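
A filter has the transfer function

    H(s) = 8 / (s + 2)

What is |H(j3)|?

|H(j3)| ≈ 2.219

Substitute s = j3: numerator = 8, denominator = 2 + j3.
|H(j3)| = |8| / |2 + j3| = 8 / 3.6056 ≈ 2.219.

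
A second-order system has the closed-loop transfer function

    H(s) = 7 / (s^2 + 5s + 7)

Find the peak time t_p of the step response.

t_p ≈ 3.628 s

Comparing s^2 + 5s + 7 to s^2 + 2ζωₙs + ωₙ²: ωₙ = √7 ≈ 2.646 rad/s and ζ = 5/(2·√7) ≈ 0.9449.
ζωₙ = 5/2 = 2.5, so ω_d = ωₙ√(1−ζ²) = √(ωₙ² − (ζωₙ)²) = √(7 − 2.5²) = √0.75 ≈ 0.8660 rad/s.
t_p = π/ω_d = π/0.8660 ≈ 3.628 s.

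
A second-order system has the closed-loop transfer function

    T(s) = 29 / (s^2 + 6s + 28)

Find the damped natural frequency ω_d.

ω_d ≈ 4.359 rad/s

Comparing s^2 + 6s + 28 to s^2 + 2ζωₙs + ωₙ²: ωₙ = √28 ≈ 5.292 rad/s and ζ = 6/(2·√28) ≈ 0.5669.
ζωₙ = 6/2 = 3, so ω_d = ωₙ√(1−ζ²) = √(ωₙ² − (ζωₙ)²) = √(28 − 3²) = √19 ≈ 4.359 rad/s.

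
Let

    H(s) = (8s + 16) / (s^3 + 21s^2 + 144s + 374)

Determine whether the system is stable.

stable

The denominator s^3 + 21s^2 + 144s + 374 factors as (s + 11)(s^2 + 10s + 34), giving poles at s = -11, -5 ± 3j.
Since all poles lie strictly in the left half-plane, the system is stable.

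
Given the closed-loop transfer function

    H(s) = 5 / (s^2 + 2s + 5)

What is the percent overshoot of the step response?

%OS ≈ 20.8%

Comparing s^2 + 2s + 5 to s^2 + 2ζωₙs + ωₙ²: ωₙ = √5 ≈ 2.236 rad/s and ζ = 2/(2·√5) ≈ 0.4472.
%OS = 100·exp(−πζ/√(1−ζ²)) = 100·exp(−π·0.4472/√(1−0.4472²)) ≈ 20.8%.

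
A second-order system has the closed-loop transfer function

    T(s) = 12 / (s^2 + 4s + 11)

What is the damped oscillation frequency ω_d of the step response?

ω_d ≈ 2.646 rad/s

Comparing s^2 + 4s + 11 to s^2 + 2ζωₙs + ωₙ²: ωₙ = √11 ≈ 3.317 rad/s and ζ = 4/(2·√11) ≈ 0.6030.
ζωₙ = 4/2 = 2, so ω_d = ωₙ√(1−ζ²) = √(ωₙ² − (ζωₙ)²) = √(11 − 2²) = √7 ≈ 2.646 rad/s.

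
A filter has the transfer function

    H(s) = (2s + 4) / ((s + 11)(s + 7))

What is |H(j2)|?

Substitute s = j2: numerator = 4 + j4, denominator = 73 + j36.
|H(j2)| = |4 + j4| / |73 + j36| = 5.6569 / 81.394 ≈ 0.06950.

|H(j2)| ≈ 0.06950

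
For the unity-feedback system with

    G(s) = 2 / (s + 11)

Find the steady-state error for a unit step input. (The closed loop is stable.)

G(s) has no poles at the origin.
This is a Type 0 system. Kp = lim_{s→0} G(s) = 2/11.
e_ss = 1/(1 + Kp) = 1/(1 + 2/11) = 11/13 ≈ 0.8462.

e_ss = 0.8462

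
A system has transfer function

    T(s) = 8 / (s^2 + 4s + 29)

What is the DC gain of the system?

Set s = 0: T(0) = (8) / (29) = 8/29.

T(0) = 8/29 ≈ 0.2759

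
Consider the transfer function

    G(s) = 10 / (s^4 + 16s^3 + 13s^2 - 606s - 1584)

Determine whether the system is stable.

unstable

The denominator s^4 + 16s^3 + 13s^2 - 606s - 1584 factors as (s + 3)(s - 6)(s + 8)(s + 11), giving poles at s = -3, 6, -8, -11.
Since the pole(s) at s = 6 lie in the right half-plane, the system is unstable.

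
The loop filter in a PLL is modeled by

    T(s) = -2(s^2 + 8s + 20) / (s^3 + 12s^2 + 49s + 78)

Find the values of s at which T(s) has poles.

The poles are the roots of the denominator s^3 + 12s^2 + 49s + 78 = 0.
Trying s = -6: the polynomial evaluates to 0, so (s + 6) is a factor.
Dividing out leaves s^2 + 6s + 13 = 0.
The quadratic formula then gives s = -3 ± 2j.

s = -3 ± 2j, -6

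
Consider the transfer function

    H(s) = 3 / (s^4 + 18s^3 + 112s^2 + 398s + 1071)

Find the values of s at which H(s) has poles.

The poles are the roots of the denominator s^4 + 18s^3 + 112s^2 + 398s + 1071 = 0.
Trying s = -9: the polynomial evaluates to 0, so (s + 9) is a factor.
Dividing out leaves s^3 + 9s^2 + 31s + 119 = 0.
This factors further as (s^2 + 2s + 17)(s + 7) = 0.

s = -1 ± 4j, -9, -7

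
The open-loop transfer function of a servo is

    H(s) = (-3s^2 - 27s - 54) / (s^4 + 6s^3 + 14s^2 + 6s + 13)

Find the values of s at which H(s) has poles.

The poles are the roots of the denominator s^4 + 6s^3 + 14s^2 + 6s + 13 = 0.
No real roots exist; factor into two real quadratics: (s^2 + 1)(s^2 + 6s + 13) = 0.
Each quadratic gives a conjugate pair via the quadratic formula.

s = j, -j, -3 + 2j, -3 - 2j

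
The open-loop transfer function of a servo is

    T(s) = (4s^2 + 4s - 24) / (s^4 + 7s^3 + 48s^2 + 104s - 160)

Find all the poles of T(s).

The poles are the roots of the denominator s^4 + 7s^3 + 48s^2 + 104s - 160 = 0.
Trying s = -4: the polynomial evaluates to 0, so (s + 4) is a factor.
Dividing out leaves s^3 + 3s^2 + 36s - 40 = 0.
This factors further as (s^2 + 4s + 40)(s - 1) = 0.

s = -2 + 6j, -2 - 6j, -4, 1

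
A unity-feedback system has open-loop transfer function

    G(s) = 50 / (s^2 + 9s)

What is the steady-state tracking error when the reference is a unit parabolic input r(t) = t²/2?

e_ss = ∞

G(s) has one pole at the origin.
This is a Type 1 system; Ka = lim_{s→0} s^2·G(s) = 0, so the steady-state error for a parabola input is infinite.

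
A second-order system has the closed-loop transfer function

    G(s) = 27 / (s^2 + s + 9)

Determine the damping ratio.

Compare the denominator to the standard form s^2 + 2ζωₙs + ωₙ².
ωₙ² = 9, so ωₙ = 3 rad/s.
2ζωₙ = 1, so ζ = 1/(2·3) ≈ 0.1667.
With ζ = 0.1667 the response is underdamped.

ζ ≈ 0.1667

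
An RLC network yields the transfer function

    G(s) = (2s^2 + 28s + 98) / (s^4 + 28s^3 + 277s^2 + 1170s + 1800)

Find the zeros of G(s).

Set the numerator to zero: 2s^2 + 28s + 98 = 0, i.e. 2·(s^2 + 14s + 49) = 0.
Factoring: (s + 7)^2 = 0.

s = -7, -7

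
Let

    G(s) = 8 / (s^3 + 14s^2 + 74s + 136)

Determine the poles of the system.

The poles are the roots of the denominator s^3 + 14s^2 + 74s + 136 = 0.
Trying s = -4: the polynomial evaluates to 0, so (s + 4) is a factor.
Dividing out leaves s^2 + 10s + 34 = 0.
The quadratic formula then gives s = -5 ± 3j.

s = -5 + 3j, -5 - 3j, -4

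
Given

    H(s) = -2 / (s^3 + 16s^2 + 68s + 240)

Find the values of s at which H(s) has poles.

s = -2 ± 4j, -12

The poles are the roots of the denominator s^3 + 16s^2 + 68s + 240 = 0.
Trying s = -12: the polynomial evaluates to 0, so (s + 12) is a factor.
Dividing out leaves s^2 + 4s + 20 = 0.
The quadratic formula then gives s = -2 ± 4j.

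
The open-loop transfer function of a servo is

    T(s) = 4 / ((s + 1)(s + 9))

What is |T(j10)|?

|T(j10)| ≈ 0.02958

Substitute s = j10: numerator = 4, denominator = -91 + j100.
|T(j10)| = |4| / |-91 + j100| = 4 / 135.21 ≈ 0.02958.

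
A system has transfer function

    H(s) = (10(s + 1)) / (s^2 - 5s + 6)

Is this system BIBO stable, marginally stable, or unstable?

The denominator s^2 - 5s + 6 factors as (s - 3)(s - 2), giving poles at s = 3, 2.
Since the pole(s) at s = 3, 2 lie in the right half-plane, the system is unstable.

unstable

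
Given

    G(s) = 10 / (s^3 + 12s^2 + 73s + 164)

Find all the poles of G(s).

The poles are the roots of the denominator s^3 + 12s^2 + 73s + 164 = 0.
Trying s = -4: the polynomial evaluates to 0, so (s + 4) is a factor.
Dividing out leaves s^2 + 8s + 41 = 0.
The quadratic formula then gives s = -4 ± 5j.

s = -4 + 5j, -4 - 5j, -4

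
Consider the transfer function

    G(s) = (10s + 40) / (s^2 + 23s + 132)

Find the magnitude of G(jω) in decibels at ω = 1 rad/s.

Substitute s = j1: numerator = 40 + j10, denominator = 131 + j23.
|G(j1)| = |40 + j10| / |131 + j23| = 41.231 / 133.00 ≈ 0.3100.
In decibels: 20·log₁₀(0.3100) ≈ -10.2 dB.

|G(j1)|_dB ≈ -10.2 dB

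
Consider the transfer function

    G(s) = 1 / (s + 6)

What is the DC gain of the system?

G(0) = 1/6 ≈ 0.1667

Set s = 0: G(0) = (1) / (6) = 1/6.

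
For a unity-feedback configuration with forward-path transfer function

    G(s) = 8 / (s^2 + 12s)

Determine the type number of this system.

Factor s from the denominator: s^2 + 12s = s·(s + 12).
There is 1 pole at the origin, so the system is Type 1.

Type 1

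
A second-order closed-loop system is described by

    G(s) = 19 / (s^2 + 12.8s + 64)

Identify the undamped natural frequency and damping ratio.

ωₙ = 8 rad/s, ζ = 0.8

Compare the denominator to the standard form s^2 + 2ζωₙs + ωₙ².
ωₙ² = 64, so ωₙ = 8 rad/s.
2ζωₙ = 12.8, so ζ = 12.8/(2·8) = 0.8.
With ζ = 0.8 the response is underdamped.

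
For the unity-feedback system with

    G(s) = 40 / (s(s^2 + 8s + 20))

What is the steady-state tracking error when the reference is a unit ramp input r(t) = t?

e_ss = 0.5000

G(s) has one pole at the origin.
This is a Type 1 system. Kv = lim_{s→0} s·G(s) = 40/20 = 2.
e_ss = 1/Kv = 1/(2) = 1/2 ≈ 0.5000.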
*-*-*
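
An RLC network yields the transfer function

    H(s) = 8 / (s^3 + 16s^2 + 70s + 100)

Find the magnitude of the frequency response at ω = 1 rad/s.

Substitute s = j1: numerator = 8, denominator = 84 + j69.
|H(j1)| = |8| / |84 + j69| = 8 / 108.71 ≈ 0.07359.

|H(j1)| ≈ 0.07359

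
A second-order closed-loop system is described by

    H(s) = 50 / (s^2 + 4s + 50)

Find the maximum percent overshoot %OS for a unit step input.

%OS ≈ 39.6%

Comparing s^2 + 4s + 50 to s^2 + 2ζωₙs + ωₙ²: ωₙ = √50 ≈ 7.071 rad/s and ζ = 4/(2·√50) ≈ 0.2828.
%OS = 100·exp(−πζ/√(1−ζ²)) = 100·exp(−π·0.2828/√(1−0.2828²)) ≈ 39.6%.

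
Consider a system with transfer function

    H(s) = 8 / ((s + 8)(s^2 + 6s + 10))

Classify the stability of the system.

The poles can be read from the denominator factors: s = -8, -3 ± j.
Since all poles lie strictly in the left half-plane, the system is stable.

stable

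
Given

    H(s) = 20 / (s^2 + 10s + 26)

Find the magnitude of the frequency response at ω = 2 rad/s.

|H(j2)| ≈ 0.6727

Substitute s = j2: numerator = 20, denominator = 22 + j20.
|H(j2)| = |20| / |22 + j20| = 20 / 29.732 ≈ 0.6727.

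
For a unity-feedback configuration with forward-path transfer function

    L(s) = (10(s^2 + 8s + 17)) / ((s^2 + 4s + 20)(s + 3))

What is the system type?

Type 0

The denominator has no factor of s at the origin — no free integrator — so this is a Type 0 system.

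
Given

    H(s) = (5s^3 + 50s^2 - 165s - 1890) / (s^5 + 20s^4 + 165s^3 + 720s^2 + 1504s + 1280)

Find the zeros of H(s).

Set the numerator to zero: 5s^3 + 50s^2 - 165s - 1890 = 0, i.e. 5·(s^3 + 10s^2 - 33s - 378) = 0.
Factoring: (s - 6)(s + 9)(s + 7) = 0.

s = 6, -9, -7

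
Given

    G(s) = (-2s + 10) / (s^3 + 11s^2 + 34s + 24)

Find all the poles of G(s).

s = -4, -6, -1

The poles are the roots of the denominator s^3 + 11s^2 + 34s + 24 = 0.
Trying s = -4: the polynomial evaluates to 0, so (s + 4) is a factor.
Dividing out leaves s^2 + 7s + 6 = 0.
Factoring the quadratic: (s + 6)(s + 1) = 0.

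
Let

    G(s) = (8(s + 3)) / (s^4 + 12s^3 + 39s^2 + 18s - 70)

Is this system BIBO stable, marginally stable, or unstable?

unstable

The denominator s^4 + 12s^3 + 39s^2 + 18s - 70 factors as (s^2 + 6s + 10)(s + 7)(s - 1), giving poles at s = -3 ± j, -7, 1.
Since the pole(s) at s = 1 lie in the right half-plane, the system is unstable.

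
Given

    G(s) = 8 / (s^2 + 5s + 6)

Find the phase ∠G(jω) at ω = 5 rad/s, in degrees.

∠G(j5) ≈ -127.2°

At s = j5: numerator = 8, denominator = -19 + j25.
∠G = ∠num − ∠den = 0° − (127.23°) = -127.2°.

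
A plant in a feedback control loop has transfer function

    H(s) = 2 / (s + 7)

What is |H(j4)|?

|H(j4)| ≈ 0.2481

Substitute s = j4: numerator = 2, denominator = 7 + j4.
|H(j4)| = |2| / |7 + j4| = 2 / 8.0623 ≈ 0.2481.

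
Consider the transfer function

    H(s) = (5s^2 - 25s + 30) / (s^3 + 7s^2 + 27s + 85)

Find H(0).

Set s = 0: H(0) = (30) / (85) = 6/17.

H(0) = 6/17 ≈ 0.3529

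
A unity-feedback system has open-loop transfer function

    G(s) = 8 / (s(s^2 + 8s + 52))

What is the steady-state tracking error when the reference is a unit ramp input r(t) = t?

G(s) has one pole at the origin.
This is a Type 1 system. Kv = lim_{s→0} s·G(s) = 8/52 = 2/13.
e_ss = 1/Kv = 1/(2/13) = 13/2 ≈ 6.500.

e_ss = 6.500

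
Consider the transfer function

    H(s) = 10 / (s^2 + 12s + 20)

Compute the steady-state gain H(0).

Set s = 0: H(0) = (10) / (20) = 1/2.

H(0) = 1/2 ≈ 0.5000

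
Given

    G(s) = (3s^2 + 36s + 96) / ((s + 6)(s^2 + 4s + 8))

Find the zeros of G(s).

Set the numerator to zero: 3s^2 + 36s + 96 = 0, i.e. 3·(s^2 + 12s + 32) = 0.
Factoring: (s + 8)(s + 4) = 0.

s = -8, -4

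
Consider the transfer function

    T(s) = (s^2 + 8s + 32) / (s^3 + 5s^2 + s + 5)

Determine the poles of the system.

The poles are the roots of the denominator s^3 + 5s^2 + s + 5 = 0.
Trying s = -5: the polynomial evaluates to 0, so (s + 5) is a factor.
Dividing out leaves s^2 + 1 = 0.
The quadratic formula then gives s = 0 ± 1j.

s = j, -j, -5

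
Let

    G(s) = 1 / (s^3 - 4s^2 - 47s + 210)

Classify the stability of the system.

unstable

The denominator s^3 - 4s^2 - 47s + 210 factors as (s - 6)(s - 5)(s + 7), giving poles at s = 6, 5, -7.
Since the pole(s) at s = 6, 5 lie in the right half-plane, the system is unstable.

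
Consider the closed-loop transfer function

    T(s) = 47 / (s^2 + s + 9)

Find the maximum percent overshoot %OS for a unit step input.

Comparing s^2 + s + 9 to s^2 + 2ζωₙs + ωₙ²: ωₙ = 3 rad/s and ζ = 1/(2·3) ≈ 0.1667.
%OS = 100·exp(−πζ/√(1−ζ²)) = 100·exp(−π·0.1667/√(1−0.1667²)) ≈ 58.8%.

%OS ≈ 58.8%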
*-*-*
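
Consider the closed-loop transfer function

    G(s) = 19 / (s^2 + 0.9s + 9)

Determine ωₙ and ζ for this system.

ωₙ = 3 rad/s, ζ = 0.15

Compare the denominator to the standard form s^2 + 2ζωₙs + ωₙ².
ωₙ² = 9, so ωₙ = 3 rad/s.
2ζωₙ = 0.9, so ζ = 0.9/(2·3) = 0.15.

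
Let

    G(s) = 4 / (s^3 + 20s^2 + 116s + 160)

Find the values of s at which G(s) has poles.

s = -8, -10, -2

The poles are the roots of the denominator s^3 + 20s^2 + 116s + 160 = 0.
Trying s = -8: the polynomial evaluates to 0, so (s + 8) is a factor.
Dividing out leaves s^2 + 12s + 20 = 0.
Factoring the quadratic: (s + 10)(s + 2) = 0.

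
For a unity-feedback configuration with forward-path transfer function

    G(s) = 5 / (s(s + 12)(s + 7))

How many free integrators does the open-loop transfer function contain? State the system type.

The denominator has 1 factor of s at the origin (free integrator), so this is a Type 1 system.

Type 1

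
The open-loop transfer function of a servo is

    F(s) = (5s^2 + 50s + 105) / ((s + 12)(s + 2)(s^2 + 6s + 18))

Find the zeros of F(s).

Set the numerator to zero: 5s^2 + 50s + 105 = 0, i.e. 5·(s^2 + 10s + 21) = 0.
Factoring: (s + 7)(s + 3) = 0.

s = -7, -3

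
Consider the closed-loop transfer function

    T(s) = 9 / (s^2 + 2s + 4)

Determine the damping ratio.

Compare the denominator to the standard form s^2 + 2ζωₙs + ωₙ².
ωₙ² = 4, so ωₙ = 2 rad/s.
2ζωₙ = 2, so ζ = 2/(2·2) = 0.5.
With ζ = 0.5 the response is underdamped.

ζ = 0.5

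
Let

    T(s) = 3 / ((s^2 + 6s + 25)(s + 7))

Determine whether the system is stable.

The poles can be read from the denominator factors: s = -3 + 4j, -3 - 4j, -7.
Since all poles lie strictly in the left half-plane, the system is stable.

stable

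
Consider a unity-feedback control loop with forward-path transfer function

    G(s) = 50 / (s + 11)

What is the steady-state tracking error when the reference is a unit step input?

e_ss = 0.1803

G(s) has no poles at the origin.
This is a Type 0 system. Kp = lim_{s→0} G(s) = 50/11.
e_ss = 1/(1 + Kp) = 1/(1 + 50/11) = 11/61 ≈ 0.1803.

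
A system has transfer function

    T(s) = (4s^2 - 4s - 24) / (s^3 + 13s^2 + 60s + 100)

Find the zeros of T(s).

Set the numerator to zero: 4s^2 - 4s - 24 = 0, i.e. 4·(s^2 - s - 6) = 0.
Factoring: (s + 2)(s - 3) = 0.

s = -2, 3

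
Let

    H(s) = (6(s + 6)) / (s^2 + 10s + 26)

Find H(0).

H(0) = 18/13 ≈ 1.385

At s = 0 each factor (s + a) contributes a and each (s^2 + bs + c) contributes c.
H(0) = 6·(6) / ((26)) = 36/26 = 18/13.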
*-*-*
For this exercise, please output exactly the lines above starting at the line with "Find the magnitude of the frequency response at ω = 1" and ending at the line with "H(s) = 20 / (s^2 + 10s + 26)", ends included.

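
Find the magnitude of the frequency response at ω = 1 rad/s.

Substitute s = j1: numerator = 8, denominator = 84 + j69.
|H(j1)| = |8| / |84 + j69| = 8 / 108.71 ≈ 0.07359.

|H(j1)| ≈ 0.07359

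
A second-order closed-loop system is described by

    H(s) = 50 / (s^2 + 4s + 50)

Find the maximum percent overshoot %OS for a unit step input.

%OS ≈ 39.6%

Comparing s^2 + 4s + 50 to s^2 + 2ζωₙs + ωₙ²: ωₙ = √50 ≈ 7.071 rad/s and ζ = 4/(2·√50) ≈ 0.2828.
%OS = 100·exp(−πζ/√(1−ζ²)) = 100·exp(−π·0.2828/√(1−0.2828²)) ≈ 39.6%.

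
Consider a system with transfer function

    H(s) = 8 / ((s + 8)(s^2 + 6s + 10))

Classify the stability of the system.

The poles can be read from the denominator factors: s = -8, -3 ± j.
Since all poles lie strictly in the left half-plane, the system is stable.

stable

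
Given

    H(s) = 20 / (s^2 + 10s + 26)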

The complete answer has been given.